(About this exercise):
Each entry has to be copied exactly, with nothing missed.

(The data):
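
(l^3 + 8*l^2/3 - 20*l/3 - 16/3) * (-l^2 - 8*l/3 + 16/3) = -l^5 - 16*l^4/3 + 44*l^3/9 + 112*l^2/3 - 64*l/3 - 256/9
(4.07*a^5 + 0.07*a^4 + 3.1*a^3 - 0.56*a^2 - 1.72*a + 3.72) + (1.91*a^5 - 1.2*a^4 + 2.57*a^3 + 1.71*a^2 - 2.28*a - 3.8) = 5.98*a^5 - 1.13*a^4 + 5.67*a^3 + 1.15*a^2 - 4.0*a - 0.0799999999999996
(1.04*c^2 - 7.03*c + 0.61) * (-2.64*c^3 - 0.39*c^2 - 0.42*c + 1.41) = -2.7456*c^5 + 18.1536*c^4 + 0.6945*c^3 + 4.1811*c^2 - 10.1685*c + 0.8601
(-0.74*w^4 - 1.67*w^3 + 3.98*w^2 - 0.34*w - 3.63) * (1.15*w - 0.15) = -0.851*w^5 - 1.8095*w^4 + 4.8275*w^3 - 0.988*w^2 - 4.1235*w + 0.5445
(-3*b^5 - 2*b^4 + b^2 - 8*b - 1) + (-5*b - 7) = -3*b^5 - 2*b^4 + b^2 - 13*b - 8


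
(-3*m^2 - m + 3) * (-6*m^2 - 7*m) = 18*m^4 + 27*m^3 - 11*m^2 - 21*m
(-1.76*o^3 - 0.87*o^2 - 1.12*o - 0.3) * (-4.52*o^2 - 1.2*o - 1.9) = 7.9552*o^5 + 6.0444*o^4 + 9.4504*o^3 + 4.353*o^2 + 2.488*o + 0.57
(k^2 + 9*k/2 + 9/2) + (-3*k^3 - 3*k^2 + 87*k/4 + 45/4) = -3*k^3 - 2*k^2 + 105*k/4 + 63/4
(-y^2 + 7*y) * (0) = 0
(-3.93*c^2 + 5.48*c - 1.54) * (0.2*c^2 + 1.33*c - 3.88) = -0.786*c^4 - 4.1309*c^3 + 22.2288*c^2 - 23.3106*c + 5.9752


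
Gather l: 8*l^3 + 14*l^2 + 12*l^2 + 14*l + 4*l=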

(Output for this exercise):
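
(l^3 + 8*l^2/3 - 20*l/3 - 16/3) * (-l^2 - 8*l/3 + 16/3) = -l^5 - 16*l^4/3 + 44*l^3/9 + 112*l^2/3 - 64*l/3 - 256/9
(4.07*a^5 + 0.07*a^4 + 3.1*a^3 - 0.56*a^2 - 1.72*a + 3.72) + (1.91*a^5 - 1.2*a^4 + 2.57*a^3 + 1.71*a^2 - 2.28*a - 3.8) = 5.98*a^5 - 1.13*a^4 + 5.67*a^3 + 1.15*a^2 - 4.0*a - 0.0799999999999996
(1.04*c^2 - 7.03*c + 0.61) * (-2.64*c^3 - 0.39*c^2 - 0.42*c + 1.41) = -2.7456*c^5 + 18.1536*c^4 + 0.6945*c^3 + 4.1811*c^2 - 10.1685*c + 0.8601
(-0.74*w^4 - 1.67*w^3 + 3.98*w^2 - 0.34*w - 3.63) * (1.15*w - 0.15) = -0.851*w^5 - 1.8095*w^4 + 4.8275*w^3 - 0.988*w^2 - 4.1235*w + 0.5445
(-3*b^5 - 2*b^4 + b^2 - 8*b - 1) + (-5*b - 7) = -3*b^5 - 2*b^4 + b^2 - 13*b - 8


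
(-3*m^2 - m + 3) * (-6*m^2 - 7*m) = 18*m^4 + 27*m^3 - 11*m^2 - 21*m
(-1.76*o^3 - 0.87*o^2 - 1.12*o - 0.3) * (-4.52*o^2 - 1.2*o - 1.9) = 7.9552*o^5 + 6.0444*o^4 + 9.4504*o^3 + 4.353*o^2 + 2.488*o + 0.57
(k^2 + 9*k/2 + 9/2) + (-3*k^3 - 3*k^2 + 87*k/4 + 45/4) = -3*k^3 - 2*k^2 + 105*k/4 + 63/4
(-y^2 + 7*y) * (0) = 0
(-3.93*c^2 + 5.48*c - 1.54) * (0.2*c^2 + 1.33*c - 3.88) = -0.786*c^4 - 4.1309*c^3 + 22.2288*c^2 - 23.3106*c + 5.9752


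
Gather l: 8*l^3 + 14*l^2 + 12*l^2 + 14*l + 4*l=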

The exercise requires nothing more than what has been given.